> [Exercise brief]: Reproduce the entries exactly, beginning with the line containing "In a drug overdose" and ending with their last line, both included.

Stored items
+++

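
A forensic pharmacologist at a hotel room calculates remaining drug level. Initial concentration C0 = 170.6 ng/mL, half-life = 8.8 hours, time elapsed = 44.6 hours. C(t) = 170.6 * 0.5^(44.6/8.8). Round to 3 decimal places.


Drug concentration decay:
Number of half-lives = t / t_half = 44.6 / 8.8 = 5.068182
Decay factor = 0.5^5.068182 = 0.02980748
C(t) = 170.6 * 0.02980748 = 5.085 ng/mL

5.085


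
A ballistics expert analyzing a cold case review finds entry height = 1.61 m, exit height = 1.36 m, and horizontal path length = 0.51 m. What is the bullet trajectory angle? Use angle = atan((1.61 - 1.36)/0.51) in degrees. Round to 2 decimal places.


Bullet trajectory angle:
Height difference = 1.61 - 1.36 = 0.25 m
angle = atan(0.25 / 0.51)
angle = atan(0.490196)
angle = 26.11 degrees

26.11


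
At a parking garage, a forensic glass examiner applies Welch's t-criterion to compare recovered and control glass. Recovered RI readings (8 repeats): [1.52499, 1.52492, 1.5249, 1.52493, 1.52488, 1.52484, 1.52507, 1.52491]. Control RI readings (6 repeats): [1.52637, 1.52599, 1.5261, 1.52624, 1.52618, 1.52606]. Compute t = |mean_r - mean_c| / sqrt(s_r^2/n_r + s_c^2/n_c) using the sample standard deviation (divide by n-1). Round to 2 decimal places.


Welch's t-criterion for glass RI comparison:
Recovered mean = sum / n_r = 12.19944 / 8 = 1.52493
Control mean = sum / n_c = 9.15694 / 6 = 1.5261567
Recovered sample variance s_r^2 = 5.02857e-09
Control sample variance s_c^2 = 1.86667e-08
Welch SE (unpooled) = sqrt(s_r^2/n_r + s_c^2/n_c) = sqrt(6.28571e-10 + 3.11111e-09) = sqrt(3.73968e-09) = 6.11529e-05
|mean_r - mean_c| = 0.00122667
t = 0.00122667 / 6.11529e-05 = 20.06

20.06


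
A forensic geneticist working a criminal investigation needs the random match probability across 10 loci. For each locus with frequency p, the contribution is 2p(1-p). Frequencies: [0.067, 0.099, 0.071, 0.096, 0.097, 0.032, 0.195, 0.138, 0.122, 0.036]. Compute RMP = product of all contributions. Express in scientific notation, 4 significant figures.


Computing RMP for 10 loci:
Locus 1: 2 * 0.067 * 0.933 = 0.125022
Locus 2: 2 * 0.099 * 0.901 = 0.178398
Locus 3: 2 * 0.071 * 0.929 = 0.131918
Locus 4: 2 * 0.096 * 0.904 = 0.173568
Locus 5: 2 * 0.097 * 0.903 = 0.175182
Locus 6: 2 * 0.032 * 0.968 = 0.061952
Locus 7: 2 * 0.195 * 0.805 = 0.31395
Locus 8: 2 * 0.138 * 0.862 = 0.237912
Locus 9: 2 * 0.122 * 0.878 = 0.214232
Locus 10: 2 * 0.036 * 0.964 = 0.069408
RMP = 6.156e-09

6.156e-09


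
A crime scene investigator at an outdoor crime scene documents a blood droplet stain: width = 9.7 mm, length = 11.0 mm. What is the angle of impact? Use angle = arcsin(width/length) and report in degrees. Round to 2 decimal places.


Blood spatter impact angle calculation:
width / length = 9.7 / 11.0 = 0.881818
angle = arcsin(0.881818)
angle = 61.86 degrees

61.86


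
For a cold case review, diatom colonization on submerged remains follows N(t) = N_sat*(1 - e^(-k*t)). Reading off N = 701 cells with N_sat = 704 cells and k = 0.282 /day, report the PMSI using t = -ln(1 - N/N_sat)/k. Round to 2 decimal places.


PMSI from diatom colonization curve:
N / N_sat = 701 / 704 = 0.995739
1 - N/N_sat = 0.004261
ln(1 - N/N_sat) = -5.458251
t = -ln(1 - N/N_sat) / k = -(-5.458251) / 0.282 = 19.36 days

19.36


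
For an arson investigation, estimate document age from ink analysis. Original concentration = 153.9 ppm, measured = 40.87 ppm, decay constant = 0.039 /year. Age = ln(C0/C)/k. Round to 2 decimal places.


Document age estimation:
C0/C = 153.9 / 40.87 = 3.765598
ln(C0/C) = 1.325907
t = 1.325907 / 0.039 = 34.00 years

34.00


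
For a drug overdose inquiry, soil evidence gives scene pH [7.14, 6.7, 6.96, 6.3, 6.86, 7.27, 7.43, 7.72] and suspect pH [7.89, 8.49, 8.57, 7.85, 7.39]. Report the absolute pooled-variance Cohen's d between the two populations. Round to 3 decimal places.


Pooled-variance Cohen's d for soil pH comparison:
Scene mean = 56.38 / 8 = 7.0475
Suspect mean = 40.19 / 5 = 8.038
Scene sample variance s_s^2 = 0.196993
Suspect sample variance s_c^2 = 0.24112
Pooled variance = ((n_s-1)*s_s^2 + (n_c-1)*s_c^2) / (n_s + n_c - 2) = 0.213039
Pooled SD = sqrt(0.213039) = 0.461561
Mean difference = -0.9905
|d| = |-0.9905| / 0.461561 = 2.146

2.146


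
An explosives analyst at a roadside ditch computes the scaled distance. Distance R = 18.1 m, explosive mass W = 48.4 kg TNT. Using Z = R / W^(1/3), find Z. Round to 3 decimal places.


Scaled distance calculation:
W^(1/3) = 48.4^(1/3) = 3.644308
Z = R / W^(1/3) = 18.1 / 3.644308
Z = 4.967 m/kg^(1/3)

4.967


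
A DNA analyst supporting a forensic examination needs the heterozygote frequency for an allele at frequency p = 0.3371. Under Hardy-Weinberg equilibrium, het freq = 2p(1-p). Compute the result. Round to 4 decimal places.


Hardy-Weinberg heterozygote frequency:
q = 1 - p = 1 - 0.3371 = 0.6629
2pq = 2 * 0.3371 * 0.6629 = 0.4469

0.4469


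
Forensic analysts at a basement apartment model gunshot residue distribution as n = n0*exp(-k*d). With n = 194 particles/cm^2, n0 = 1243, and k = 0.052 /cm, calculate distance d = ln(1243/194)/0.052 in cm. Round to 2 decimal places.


GSR distance calculation:
n0/n = 1243 / 194 = 6.407216
ln(n0/n) = 1.857425
d = 1.857425 / 0.052 = 35.72 cm

35.72


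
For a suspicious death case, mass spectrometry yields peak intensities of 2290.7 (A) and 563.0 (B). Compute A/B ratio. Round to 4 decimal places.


Spectral peak ratio:
Peak A = 2290.7 counts
Peak B = 563.0 counts
Ratio = 2290.7 / 563.0 = 4.0687

4.0687


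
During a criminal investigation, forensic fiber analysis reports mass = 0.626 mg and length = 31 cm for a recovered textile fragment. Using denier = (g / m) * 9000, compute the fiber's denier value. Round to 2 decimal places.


Denier calculation:
Mass in grams = 0.626 mg / 1000 = 0.000626 g
Length in meters = 31 cm / 100 = 0.31 m
Linear density = mass / length = 0.000626 / 0.31 = 0.00201935 g/m
Denier = (g/m) * 9000 = 0.00201935 * 9000 = 18.17

18.17


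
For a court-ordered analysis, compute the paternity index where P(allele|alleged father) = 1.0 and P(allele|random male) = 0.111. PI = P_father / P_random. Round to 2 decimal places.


Paternity Index calculation:
PI = P(allele|father) / P(allele|random)
PI = 1.0 / 0.111
PI = 9.01

9.01


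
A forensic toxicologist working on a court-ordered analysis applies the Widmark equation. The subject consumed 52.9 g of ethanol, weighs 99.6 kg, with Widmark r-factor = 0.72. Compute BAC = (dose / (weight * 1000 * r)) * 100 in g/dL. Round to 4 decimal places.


Applying the Widmark formula:
BAC = (dose_g / (body_wt * 1000 * r)) * 100
Denominator = 99.6 * 1000 * 0.72 = 71712
BAC = (52.9 / 71712) * 100
BAC = 0.0738 g/dL

0.0738


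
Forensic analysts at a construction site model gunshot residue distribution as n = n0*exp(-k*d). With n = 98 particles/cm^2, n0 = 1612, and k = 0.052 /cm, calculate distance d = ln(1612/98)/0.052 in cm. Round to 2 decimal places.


GSR distance calculation:
n0/n = 1612 / 98 = 16.44898
ln(n0/n) = 2.800263
d = 2.800263 / 0.052 = 53.85 cm

53.85


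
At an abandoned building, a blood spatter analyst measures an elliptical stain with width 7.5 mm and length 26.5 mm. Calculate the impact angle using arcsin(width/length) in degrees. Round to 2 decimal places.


Blood spatter impact angle calculation:
width / length = 7.5 / 26.5 = 0.283019
angle = arcsin(0.283019)
angle = 16.44 degrees

16.44


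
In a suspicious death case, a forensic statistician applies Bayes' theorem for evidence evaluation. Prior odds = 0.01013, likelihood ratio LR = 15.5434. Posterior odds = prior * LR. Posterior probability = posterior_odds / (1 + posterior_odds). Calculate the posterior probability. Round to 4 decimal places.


Bayesian evidence evaluation:
Posterior odds = prior_odds * LR = 0.01013 * 15.5434 = 0.1574546
Posterior probability = posterior_odds / (1 + posterior_odds)
= 0.1574546 / (1 + 0.1574546)
= 0.1574546 / 1.1574546
= 0.1360

0.1360


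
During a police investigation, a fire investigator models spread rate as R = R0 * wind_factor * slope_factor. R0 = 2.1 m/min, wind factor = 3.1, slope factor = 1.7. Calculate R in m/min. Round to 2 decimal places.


Fire spread rate calculation:
R = R0 * wind_factor * slope_factor
= 2.1 * 3.1 * 1.7
= 6.51 * 1.7
= 11.07 m/min

11.07


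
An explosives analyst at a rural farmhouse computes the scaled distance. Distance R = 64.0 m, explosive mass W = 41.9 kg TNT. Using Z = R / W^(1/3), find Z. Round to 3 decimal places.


Scaled distance calculation:
W^(1/3) = 41.9^(1/3) = 3.473266
Z = R / W^(1/3) = 64.0 / 3.473266
Z = 18.426 m/kg^(1/3)

18.426


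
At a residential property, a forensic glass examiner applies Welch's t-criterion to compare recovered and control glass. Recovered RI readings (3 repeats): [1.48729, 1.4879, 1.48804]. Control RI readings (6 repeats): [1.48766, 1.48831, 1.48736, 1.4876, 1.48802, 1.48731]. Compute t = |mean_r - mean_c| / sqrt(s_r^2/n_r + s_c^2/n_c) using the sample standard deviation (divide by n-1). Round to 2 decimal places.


Welch's t-criterion for glass RI comparison:
Recovered mean = sum / n_r = 4.46323 / 3 = 1.4877433
Control mean = sum / n_c = 8.92626 / 6 = 1.48771
Recovered sample variance s_r^2 = 1.59033e-07
Control sample variance s_c^2 = 1.5064e-07
Welch SE (unpooled) = sqrt(s_r^2/n_r + s_c^2/n_c) = sqrt(5.30111e-08 + 2.51067e-08) = sqrt(7.81178e-08) = 0.000279496
|mean_r - mean_c| = 3.33333e-05
t = 3.33333e-05 / 0.000279496 = 0.12

0.12


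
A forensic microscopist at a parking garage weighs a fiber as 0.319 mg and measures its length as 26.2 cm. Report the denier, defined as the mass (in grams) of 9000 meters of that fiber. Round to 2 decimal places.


Denier calculation:
Mass in grams = 0.319 mg / 1000 = 0.000319 g
Length in meters = 26.2 cm / 100 = 0.262 m
Linear density = mass / length = 0.000319 / 0.262 = 0.00121756 g/m
Denier = (g/m) * 9000 = 0.00121756 * 9000 = 10.96

10.96


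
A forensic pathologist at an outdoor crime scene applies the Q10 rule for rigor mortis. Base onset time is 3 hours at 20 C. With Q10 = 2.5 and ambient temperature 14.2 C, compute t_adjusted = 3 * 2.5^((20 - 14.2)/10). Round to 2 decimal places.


Rigor mortis time adjustment:
Exponent = (T_ref - T_actual) / 10 = (20 - 14.2) / 10 = 0.58
Q10 factor = 2.5^0.58 = 1.7014
t_adjusted = 3 * 1.7014 = 5.10 hours

5.10


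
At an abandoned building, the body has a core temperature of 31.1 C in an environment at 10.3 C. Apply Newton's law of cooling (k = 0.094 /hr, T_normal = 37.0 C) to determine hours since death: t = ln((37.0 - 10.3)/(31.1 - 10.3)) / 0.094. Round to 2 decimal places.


Using Newton's law of cooling:
t = ln((T_normal - T_ambient) / (T_body - T_ambient)) / k
T_normal - T_ambient = 26.7
T_body - T_ambient = 20.8
Ratio = 1.283654
ln(ratio) = 0.249711
t = 0.249711 / 0.094 = 2.66 hours

2.66


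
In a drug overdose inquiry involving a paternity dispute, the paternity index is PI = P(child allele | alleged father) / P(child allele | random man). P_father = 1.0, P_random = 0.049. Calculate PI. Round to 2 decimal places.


Paternity Index calculation:
PI = P(allele|father) / P(allele|random)
PI = 1.0 / 0.049
PI = 20.41

20.41


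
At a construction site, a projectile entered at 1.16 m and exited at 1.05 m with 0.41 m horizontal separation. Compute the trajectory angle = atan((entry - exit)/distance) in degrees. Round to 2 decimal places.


Bullet trajectory angle:
Height difference = 1.16 - 1.05 = 0.11 m
angle = atan(0.11 / 0.41)
angle = atan(0.268293)
angle = 15.02 degrees

15.02


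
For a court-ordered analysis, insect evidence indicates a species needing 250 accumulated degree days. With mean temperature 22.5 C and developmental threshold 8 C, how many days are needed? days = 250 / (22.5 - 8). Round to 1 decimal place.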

+++

> [Written response]:
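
In a drug overdose inquiry involving a paternity dispute, the paternity index is PI = P(child allele | alleged father) / P(child allele | random man). P_father = 1.0, P_random = 0.049. Calculate PI. Round to 2 decimal places.


Paternity Index calculation:
PI = P(allele|father) / P(allele|random)
PI = 1.0 / 0.049
PI = 20.41

20.41


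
At a construction site, a projectile entered at 1.16 m and exited at 1.05 m with 0.41 m horizontal separation. Compute the trajectory angle = atan((entry - exit)/distance) in degrees. Round to 2 decimal places.


Bullet trajectory angle:
Height difference = 1.16 - 1.05 = 0.11 m
angle = atan(0.11 / 0.41)
angle = atan(0.268293)
angle = 15.02 degrees

15.02


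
For a court-ordered analysis, insect evidence indicates a species needing 250 accumulated degree days. With mean temperature 22.5 C and developmental threshold 8 C, how many days are needed? days = 250 / (22.5 - 8). Round to 1 decimal place.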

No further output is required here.